• [WHAT YOU HAVE TO DO]:
Please filter the data below down to the lines holding the string "without".
START GIVEN INFORMATION
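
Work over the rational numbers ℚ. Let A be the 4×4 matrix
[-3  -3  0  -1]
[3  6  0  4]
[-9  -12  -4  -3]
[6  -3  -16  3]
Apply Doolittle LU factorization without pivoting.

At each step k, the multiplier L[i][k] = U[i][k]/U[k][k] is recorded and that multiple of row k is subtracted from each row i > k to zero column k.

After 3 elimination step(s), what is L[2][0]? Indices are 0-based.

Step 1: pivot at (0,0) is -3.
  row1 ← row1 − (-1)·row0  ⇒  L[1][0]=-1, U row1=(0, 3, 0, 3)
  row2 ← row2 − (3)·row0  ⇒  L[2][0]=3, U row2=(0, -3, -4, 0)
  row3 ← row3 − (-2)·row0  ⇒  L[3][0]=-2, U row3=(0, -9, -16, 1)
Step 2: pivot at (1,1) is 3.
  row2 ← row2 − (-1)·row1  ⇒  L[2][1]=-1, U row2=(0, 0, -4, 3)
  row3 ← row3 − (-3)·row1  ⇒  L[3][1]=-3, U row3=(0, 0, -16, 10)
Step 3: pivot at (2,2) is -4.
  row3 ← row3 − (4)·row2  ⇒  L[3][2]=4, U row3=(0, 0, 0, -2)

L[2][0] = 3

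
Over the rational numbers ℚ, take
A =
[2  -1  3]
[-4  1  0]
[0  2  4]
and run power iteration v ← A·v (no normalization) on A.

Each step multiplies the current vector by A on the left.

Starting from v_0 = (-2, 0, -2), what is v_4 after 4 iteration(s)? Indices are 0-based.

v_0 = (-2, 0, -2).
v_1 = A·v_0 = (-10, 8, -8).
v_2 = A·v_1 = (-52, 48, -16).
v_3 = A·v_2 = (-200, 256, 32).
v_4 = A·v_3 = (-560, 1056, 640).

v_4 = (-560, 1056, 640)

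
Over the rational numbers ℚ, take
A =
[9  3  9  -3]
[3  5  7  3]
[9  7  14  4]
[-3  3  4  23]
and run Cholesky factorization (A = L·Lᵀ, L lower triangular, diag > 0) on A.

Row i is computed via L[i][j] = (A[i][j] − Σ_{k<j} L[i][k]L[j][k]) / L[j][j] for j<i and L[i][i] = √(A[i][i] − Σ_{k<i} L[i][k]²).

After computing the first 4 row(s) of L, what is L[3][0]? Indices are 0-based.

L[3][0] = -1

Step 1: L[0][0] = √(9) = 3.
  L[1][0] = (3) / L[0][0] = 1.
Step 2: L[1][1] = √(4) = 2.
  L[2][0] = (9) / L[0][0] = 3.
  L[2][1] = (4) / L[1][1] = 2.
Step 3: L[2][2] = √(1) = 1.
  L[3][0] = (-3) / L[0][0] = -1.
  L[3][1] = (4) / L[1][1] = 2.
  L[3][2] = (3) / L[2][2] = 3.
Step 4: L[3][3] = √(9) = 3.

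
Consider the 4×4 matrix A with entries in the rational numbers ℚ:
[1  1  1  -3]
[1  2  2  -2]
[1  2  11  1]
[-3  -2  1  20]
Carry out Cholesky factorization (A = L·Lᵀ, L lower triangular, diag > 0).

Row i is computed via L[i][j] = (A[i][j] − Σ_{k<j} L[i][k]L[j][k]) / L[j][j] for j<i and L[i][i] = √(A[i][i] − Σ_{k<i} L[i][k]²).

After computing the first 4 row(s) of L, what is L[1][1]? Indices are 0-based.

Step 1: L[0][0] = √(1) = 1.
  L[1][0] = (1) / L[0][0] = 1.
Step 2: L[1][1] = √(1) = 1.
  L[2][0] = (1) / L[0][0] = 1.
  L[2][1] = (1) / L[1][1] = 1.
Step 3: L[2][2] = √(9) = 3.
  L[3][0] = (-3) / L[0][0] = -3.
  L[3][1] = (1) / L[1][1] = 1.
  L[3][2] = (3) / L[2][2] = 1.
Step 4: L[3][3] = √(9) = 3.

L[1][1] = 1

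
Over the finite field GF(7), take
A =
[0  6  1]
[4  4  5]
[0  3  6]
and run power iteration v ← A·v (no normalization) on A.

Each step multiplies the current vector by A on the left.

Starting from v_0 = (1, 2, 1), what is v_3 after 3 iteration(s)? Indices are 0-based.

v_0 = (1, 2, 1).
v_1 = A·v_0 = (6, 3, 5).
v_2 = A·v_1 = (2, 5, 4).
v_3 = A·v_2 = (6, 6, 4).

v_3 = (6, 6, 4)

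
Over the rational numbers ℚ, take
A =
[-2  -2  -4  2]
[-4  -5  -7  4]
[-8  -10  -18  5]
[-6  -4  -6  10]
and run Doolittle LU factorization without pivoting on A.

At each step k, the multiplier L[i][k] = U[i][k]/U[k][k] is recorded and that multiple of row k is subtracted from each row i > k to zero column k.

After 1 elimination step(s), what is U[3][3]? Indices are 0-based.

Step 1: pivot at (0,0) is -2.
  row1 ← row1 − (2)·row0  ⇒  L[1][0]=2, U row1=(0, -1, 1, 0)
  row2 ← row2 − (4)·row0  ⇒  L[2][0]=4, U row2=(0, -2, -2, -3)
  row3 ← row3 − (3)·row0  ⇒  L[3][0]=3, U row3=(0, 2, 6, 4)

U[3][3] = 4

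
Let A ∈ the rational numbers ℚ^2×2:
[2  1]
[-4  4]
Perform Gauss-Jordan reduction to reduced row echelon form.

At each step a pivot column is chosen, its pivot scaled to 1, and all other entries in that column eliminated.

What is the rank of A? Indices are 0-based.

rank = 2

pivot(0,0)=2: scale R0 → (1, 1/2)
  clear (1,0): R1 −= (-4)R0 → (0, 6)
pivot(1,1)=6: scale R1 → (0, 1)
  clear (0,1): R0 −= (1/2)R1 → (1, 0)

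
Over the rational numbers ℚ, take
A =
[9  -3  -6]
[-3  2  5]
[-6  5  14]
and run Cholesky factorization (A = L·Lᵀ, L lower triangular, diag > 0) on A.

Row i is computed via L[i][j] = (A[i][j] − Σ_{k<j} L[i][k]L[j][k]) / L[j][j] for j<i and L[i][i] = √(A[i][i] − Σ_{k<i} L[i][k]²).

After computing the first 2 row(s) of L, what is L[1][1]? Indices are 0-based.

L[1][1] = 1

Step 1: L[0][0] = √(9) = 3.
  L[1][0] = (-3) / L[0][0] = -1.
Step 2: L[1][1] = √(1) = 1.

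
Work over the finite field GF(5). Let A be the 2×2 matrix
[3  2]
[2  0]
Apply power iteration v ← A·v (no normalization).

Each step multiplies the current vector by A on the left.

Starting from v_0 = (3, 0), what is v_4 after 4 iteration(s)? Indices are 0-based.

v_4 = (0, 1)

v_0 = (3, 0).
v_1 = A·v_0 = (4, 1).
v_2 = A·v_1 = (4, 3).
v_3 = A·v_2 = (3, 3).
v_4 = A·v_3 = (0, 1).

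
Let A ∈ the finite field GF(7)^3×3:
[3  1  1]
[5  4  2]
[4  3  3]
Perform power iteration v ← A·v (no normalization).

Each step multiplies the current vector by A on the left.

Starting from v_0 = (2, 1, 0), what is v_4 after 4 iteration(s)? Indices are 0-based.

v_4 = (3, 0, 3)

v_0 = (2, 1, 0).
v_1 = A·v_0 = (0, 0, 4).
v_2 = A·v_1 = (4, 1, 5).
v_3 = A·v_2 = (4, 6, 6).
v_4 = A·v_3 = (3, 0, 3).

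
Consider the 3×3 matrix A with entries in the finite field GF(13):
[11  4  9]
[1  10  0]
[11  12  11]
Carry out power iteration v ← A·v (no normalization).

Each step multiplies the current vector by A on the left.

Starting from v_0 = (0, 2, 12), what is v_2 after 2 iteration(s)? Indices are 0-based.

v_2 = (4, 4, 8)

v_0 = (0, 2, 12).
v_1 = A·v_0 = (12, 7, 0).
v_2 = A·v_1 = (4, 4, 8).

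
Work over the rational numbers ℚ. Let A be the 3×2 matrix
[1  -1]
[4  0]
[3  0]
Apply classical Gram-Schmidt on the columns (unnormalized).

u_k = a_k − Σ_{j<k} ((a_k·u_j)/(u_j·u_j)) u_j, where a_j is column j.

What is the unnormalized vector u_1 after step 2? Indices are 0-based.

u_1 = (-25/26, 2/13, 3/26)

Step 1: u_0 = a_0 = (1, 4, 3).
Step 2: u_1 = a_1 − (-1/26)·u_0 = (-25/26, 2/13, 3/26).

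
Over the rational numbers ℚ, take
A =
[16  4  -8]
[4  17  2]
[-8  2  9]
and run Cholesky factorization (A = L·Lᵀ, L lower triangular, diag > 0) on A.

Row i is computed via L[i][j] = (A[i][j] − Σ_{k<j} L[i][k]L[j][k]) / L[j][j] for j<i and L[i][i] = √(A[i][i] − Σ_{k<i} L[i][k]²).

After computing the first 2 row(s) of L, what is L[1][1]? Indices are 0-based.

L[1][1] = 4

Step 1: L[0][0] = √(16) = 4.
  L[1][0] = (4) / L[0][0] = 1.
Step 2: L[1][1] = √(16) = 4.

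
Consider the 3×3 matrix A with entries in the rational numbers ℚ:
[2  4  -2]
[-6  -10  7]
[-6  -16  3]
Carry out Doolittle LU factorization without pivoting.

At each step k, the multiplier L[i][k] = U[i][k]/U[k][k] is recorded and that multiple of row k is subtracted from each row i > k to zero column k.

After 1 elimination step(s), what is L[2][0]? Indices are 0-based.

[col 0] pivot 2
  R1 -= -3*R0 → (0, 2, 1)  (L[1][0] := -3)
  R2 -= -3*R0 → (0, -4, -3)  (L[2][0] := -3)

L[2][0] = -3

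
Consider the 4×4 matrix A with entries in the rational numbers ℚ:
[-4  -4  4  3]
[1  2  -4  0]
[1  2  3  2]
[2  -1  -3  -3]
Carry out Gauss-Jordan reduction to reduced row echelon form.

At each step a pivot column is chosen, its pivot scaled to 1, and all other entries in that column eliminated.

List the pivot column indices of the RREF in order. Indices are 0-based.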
END GIVEN INFORMATION
START GIVEN INFORMATION
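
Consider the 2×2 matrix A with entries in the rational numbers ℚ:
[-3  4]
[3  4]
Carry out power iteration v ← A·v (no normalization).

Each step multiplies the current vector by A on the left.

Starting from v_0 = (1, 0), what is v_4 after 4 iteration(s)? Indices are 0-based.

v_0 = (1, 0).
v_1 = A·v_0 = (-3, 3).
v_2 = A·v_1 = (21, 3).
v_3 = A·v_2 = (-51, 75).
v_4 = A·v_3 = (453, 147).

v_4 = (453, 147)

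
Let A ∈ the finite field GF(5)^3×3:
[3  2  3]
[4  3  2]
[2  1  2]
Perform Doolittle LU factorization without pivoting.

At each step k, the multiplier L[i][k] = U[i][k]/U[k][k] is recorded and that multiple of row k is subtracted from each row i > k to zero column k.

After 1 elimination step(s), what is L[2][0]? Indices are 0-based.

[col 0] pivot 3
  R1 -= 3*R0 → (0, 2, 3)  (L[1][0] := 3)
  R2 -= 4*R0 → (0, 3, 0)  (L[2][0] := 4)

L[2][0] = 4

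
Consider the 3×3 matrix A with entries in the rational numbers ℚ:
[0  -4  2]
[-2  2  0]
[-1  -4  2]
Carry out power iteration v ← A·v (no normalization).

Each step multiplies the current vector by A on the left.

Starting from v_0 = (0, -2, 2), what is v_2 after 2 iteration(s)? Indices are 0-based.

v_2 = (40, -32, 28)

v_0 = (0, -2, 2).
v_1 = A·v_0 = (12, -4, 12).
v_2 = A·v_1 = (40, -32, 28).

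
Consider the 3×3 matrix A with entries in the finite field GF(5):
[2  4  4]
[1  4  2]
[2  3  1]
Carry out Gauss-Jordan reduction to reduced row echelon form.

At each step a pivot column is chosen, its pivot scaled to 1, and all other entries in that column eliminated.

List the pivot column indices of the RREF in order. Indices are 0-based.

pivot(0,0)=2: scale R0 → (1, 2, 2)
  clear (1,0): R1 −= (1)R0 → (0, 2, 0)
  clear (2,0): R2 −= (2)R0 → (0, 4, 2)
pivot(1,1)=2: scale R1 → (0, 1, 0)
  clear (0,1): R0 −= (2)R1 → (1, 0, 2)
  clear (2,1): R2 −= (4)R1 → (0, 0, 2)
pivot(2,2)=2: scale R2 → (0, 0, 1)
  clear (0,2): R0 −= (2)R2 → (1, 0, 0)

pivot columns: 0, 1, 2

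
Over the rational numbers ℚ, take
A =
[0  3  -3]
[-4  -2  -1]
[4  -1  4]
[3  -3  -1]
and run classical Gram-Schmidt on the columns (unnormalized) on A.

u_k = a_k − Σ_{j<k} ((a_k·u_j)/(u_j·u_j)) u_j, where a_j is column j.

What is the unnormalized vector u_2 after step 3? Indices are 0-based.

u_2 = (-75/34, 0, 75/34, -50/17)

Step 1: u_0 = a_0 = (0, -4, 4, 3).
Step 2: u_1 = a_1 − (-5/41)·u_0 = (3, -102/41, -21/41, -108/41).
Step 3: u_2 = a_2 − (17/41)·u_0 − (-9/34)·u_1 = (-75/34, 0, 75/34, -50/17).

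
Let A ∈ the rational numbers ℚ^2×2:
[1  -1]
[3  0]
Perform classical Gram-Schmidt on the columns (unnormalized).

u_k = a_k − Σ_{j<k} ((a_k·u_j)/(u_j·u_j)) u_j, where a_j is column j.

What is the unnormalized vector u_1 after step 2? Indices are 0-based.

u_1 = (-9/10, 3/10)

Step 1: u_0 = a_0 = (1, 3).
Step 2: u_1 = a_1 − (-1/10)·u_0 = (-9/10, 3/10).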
END GIVEN INFORMATION
START GIVEN INFORMATION
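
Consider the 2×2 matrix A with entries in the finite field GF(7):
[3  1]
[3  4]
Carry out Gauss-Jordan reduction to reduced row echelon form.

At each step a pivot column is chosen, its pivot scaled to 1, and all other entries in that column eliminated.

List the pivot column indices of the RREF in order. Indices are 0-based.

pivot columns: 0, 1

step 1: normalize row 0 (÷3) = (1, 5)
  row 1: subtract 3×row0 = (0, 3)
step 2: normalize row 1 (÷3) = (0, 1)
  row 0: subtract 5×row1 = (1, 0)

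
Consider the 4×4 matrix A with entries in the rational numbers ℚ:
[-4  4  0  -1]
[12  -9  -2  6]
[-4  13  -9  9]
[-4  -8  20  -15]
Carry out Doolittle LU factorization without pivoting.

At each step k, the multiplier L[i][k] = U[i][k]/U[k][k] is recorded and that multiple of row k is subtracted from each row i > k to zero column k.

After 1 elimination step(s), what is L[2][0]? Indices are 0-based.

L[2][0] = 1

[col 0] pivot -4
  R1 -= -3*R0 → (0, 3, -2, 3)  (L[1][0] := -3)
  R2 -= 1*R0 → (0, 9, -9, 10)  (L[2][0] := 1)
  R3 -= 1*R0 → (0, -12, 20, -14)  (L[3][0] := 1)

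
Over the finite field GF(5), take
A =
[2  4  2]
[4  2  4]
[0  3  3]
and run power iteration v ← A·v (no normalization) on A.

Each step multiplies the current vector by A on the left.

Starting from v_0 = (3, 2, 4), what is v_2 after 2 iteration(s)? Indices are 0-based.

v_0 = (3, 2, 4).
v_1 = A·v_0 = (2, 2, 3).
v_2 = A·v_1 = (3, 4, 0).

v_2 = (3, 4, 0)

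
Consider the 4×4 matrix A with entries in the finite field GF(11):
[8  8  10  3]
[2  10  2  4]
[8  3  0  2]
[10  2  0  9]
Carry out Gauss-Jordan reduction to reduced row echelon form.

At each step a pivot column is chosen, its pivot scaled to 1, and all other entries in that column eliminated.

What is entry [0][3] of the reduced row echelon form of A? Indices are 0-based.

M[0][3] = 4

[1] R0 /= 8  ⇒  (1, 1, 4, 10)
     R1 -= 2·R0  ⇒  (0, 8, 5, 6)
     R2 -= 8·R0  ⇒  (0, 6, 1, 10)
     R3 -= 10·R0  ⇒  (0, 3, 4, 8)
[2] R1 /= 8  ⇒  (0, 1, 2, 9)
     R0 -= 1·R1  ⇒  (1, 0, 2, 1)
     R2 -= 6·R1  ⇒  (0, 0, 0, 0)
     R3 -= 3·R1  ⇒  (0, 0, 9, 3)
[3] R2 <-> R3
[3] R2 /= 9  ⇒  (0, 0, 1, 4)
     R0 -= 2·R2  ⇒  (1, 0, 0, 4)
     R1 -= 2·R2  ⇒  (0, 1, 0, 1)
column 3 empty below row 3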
END GIVEN INFORMATION
• [SOLUTION TO THIS PROBLEM]:
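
Apply Doolittle LU factorization without pivoting.
and run Doolittle LU factorization without pivoting on A.
Carry out Doolittle LU factorization without pivoting.
Perform Doolittle LU factorization without pivoting.
Carry out Doolittle LU factorization without pivoting.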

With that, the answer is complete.